## YOUR TASK
Once you find the line with "Nadia earned: Customer focus: 52" in the entries below, return exactly every line from it through the line with "Technical skill: 64".

[MATERIAL TO PROCESS Boundary: Start]

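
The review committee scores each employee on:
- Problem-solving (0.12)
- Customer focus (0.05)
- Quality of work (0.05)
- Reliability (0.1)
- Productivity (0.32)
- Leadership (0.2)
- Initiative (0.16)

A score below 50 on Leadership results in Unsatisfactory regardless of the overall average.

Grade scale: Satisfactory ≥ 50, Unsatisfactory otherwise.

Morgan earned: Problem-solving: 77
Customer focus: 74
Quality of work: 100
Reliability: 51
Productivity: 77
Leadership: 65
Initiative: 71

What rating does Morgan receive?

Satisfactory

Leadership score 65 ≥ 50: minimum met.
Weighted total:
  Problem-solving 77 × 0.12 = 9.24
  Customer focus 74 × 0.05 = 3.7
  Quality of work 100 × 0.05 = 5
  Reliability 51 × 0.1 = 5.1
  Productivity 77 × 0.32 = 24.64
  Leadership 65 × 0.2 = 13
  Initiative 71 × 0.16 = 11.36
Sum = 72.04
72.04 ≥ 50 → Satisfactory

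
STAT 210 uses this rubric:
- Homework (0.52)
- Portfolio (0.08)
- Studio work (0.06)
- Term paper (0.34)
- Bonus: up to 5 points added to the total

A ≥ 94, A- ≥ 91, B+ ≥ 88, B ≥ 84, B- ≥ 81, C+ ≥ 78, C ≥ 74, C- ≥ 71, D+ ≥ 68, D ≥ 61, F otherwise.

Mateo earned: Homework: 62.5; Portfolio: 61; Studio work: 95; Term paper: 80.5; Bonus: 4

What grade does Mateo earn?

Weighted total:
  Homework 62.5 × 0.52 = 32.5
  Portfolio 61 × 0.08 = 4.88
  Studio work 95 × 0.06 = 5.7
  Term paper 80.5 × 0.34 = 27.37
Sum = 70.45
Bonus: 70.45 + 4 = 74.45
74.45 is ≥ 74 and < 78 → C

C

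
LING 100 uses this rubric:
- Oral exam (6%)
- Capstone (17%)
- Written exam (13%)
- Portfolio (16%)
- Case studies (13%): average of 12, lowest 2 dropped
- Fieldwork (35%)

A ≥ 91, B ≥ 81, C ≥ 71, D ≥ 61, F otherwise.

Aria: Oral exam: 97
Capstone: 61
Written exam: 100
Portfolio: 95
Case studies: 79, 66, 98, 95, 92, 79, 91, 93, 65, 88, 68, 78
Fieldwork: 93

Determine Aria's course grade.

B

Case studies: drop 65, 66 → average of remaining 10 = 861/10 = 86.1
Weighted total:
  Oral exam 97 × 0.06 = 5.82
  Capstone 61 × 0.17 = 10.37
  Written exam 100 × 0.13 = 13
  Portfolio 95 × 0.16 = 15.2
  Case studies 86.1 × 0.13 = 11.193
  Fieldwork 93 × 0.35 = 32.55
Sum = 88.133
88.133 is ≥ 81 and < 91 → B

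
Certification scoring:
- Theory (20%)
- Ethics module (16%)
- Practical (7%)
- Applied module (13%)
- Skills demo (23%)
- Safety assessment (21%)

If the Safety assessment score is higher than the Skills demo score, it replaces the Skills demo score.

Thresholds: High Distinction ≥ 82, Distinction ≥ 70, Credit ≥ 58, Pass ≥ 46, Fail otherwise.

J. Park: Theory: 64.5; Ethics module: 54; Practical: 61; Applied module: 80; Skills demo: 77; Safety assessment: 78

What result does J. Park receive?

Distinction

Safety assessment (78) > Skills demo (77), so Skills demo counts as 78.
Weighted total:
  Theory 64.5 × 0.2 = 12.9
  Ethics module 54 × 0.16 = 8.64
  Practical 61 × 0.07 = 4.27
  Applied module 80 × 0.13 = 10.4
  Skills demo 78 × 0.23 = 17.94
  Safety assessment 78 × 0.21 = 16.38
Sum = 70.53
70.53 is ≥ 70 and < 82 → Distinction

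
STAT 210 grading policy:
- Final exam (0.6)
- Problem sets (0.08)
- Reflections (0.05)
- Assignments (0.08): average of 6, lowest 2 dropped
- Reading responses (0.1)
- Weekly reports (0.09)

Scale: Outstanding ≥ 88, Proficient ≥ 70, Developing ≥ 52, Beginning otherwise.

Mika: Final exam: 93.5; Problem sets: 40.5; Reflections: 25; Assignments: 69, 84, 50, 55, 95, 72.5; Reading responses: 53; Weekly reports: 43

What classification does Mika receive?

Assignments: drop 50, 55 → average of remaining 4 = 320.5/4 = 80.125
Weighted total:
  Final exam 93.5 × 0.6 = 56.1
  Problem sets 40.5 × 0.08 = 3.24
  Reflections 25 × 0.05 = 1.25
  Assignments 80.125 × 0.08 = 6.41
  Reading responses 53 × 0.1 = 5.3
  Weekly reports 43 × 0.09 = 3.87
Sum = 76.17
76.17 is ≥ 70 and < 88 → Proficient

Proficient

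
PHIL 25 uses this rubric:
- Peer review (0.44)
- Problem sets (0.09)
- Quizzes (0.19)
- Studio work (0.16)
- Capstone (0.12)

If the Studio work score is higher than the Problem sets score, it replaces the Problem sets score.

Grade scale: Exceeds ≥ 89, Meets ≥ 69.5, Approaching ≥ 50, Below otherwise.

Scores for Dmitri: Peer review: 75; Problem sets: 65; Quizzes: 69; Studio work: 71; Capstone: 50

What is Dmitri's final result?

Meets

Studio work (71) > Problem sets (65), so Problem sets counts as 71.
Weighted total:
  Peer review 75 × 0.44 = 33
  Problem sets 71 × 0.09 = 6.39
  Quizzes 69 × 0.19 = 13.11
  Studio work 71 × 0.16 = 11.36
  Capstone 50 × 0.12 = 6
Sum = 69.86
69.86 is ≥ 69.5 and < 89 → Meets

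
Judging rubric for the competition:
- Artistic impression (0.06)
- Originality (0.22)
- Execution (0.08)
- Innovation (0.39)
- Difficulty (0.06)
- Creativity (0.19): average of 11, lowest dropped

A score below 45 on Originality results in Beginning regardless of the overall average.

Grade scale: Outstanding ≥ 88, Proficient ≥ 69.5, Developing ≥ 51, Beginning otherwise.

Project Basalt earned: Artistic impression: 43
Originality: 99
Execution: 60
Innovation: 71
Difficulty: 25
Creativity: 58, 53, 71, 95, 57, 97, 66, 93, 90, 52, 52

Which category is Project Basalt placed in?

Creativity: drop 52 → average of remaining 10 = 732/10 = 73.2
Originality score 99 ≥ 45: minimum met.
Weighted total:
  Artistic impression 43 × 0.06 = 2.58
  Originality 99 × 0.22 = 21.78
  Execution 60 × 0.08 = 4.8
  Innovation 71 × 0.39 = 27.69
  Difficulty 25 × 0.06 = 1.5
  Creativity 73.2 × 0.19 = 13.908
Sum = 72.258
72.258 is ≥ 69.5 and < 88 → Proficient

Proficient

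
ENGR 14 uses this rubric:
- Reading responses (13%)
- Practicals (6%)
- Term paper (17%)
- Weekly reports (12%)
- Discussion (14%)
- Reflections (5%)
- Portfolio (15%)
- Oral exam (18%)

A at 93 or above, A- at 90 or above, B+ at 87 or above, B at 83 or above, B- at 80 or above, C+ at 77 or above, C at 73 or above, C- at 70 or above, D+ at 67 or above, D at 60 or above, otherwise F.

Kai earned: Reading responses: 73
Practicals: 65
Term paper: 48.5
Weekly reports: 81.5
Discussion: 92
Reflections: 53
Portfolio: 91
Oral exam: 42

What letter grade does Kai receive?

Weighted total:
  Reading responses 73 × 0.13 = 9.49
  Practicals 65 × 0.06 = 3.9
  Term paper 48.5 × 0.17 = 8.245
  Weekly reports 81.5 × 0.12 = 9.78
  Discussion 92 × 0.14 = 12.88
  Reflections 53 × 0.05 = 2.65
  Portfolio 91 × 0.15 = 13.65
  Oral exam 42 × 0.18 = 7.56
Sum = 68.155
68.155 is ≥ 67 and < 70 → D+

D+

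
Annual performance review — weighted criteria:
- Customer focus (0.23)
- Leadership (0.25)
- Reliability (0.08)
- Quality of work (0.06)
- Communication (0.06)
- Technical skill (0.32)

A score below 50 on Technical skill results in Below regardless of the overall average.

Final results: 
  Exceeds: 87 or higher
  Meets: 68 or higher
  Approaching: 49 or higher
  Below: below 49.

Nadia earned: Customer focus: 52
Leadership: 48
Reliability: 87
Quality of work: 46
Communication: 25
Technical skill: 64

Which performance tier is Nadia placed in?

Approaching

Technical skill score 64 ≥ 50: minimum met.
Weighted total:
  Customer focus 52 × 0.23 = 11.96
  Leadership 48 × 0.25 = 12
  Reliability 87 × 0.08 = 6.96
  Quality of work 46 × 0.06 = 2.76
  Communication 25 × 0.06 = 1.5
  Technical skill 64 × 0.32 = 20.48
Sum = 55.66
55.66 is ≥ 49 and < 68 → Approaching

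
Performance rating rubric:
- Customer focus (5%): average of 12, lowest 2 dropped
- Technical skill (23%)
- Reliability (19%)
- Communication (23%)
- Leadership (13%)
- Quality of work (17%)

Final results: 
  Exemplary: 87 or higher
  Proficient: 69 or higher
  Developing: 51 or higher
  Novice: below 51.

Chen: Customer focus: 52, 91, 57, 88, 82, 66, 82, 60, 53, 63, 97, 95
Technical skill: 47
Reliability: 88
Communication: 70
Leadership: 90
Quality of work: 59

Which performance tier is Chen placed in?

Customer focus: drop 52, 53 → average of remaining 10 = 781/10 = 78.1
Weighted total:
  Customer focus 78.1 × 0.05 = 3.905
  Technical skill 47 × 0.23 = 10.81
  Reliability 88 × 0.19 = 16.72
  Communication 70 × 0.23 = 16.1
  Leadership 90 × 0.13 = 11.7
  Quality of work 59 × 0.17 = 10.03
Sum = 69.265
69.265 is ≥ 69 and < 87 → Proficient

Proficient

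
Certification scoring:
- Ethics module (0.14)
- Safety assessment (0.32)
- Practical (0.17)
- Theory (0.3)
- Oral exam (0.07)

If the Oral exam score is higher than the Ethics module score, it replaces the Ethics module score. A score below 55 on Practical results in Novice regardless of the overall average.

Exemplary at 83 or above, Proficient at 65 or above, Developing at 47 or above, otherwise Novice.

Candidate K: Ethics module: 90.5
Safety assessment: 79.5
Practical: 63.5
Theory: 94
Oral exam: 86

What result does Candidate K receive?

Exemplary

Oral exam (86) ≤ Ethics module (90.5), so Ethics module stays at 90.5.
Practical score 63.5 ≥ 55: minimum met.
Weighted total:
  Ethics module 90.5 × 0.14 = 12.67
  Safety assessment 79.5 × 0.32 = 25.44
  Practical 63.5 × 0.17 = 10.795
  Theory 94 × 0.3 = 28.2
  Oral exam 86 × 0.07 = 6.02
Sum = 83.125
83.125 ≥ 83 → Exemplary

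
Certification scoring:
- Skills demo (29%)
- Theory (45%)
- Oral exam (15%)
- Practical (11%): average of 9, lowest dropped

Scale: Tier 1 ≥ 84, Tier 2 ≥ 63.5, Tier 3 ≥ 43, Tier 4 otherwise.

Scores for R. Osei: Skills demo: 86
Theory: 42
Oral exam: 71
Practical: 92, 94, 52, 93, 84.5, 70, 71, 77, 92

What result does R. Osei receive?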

[MATERIAL TO PROCESS Boundary: End]

## TASK RESPONSE
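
Nadia earned: Customer focus: 52
Leadership: 48
Reliability: 87
Quality of work: 46
Communication: 25
Technical skill: 64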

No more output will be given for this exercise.